(AIM OF THE EXERCISE) Return only the lines from the top of the material through the line marked by "0.301 | 0.101 |", unaltered.

(DATA SHOWN)
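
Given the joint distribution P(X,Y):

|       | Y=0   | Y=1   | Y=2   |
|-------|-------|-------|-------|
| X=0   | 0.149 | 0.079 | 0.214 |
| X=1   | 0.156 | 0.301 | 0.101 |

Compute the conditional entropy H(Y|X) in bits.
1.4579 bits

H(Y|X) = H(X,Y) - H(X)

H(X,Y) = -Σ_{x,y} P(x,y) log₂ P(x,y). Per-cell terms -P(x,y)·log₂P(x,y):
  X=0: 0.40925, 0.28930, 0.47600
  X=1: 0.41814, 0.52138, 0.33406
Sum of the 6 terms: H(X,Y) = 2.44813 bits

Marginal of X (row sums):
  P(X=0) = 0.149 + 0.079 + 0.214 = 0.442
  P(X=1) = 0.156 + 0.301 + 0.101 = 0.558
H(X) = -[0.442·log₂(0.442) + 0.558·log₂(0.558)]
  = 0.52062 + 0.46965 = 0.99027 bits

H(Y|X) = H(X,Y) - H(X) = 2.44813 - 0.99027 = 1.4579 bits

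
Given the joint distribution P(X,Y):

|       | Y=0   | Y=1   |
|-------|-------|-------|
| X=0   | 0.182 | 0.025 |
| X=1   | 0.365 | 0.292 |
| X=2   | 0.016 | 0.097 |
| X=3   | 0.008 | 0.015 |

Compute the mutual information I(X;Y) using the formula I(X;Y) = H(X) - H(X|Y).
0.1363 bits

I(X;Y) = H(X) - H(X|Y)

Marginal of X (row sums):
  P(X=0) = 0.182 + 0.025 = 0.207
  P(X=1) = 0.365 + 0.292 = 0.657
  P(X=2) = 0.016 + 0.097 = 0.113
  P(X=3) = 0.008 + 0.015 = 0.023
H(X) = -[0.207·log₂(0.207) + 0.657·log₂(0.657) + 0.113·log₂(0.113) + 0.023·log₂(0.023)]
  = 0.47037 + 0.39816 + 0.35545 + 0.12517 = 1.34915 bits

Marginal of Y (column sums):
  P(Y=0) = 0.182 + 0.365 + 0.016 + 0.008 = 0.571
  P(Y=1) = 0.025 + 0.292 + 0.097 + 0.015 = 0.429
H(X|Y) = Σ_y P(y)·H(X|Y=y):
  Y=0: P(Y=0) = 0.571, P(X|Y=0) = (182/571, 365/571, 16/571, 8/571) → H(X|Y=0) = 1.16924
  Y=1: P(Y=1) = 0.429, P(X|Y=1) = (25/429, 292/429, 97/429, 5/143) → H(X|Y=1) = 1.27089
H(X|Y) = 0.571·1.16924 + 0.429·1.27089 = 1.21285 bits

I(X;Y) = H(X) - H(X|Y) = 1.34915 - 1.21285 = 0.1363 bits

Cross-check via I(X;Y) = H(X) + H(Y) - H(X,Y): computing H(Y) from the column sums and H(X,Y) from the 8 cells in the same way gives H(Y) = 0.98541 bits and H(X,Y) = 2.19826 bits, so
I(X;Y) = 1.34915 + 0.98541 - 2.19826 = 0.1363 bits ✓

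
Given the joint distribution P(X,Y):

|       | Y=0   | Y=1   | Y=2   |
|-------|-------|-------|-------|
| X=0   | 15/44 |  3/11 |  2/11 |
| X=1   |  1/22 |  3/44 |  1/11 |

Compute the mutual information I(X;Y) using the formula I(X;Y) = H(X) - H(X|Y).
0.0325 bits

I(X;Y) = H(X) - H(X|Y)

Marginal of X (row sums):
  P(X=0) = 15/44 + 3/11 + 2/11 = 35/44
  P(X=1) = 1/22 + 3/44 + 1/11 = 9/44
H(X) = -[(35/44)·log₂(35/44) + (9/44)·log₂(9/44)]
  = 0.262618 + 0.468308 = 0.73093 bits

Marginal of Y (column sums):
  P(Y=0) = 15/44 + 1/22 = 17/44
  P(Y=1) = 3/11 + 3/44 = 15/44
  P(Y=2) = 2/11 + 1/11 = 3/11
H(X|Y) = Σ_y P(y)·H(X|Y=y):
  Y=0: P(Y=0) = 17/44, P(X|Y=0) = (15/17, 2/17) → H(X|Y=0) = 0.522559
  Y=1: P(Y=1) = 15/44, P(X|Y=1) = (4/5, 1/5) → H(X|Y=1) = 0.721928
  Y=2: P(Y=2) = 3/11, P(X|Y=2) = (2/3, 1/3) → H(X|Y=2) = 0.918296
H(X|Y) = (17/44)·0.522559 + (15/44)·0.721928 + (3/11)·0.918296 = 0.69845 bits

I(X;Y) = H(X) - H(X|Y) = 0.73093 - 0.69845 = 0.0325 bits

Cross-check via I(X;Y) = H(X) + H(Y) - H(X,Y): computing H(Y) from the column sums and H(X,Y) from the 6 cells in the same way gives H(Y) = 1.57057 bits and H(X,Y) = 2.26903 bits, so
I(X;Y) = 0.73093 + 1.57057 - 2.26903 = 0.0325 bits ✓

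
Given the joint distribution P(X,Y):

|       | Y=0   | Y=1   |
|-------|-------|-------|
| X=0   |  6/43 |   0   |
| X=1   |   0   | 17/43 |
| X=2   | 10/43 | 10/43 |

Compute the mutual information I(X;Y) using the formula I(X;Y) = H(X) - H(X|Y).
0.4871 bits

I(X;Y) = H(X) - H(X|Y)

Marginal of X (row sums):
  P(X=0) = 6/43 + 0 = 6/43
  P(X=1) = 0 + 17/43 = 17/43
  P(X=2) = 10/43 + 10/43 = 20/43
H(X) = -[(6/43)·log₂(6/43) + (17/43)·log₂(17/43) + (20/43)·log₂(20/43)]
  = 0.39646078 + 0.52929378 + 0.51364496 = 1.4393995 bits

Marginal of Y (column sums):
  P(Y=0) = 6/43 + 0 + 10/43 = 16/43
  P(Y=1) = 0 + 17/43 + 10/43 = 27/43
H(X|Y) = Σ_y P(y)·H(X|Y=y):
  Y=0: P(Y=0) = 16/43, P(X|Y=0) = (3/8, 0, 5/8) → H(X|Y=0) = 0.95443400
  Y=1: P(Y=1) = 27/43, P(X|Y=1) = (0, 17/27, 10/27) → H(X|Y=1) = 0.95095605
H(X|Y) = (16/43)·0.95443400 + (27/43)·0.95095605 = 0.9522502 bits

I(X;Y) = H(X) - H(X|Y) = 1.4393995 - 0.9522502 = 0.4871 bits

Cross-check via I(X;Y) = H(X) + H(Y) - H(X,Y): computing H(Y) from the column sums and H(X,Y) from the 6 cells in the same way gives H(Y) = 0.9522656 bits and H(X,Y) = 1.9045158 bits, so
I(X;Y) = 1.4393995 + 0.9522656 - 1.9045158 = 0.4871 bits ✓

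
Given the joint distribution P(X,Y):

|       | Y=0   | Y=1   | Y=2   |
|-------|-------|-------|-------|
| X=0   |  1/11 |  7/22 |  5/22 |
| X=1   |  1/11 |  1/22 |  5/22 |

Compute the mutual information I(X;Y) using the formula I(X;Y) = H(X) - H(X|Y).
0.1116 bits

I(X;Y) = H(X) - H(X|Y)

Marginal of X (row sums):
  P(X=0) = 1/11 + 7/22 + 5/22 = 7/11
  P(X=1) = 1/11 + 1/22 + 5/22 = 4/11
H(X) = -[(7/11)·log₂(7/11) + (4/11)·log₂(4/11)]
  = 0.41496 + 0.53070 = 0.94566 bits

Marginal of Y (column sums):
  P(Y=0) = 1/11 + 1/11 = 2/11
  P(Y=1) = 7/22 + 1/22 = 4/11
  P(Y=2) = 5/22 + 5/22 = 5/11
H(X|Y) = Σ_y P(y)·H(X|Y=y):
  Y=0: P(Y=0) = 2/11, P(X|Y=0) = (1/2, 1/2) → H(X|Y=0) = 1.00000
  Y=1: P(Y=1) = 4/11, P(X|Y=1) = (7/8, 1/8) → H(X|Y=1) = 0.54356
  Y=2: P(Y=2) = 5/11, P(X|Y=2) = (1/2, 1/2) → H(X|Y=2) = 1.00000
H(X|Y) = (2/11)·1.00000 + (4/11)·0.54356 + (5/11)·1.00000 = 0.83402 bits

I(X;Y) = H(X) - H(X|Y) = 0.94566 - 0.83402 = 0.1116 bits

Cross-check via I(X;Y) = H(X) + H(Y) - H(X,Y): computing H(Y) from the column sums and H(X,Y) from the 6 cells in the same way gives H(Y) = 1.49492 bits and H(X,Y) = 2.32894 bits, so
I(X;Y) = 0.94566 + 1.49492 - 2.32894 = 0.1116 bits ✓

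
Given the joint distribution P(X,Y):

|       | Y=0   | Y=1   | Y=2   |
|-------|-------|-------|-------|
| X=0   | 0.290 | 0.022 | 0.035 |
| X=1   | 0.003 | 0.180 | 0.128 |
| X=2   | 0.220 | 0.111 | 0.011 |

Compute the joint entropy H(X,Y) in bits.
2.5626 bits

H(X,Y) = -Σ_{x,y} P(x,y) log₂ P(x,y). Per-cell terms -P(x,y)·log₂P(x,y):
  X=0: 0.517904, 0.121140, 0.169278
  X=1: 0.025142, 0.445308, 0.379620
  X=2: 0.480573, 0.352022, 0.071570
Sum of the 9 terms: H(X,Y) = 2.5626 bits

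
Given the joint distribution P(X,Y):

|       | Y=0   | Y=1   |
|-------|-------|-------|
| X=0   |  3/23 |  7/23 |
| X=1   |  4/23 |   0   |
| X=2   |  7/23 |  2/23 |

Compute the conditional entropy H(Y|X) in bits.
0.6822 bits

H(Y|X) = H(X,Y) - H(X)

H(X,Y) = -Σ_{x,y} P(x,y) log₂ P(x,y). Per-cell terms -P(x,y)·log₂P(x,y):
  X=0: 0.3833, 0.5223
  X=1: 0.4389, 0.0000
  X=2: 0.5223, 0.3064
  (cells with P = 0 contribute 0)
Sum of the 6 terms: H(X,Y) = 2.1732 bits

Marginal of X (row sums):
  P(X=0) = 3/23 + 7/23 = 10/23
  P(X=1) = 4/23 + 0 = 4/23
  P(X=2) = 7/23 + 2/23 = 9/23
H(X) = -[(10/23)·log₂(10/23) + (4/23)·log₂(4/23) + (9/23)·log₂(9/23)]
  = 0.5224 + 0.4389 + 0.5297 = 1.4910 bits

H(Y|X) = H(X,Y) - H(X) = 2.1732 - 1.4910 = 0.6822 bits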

(RESPONSE TO THIS TASK)
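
Given the joint distribution P(X,Y):

|       | Y=0   | Y=1   | Y=2   |
|-------|-------|-------|-------|
| X=0   | 0.149 | 0.079 | 0.214 |
| X=1   | 0.156 | 0.301 | 0.101 |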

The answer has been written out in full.